[Dataset excerpts]
----------------

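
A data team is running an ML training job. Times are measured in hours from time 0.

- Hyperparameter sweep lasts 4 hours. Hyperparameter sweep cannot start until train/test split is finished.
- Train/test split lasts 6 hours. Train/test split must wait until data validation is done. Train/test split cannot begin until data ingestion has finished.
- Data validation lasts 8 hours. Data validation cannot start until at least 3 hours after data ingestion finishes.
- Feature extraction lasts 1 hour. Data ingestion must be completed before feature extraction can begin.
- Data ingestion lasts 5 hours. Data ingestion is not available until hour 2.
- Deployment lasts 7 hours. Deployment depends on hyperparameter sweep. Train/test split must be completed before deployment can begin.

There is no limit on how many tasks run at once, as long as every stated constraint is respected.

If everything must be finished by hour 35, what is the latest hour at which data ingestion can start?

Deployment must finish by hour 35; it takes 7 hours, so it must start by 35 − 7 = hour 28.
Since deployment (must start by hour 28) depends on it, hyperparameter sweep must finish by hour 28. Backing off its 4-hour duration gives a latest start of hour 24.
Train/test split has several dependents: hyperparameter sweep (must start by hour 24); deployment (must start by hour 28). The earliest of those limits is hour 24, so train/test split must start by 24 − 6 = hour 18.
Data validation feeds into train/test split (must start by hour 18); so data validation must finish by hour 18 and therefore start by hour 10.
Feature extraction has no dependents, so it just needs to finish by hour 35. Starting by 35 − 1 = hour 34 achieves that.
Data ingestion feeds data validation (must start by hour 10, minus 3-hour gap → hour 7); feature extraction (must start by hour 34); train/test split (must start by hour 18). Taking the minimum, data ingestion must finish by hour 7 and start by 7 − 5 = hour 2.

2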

----------------

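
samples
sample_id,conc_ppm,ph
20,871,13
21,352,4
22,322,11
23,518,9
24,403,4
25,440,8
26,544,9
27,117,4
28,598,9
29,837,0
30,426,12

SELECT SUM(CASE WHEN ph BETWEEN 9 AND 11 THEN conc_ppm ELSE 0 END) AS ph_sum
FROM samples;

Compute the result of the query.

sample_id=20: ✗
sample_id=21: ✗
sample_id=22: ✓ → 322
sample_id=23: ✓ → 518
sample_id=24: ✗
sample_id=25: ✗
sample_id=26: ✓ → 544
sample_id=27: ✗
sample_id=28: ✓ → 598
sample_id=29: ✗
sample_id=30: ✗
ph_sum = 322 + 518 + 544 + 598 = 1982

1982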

----------------

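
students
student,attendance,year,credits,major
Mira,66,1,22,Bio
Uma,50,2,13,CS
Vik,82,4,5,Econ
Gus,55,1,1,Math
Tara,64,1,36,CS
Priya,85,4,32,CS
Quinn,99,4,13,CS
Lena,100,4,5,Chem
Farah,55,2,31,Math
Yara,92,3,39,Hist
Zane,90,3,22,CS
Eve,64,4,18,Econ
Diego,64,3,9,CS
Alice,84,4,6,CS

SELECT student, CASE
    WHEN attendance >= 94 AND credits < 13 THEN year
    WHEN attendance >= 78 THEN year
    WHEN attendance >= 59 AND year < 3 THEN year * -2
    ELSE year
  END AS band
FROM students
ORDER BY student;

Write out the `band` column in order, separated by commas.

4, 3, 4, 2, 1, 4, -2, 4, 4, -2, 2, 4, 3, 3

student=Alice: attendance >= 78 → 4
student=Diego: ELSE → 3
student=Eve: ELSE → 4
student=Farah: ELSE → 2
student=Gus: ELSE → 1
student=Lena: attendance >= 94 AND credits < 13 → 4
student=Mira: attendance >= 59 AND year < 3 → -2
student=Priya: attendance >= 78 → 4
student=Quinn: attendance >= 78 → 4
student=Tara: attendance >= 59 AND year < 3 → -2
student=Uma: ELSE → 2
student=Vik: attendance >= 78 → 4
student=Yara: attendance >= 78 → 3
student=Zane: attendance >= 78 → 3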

----------------

**Exercise requirements**.
The lines above that include "before" should each be listed.

**Result below**.
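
- Feature extraction lasts 1 hour. Data ingestion must be completed before feature extraction can begin.
- Deployment lasts 7 hours. Deployment depends on hyperparameter sweep. Train/test split must be completed before deployment can begin.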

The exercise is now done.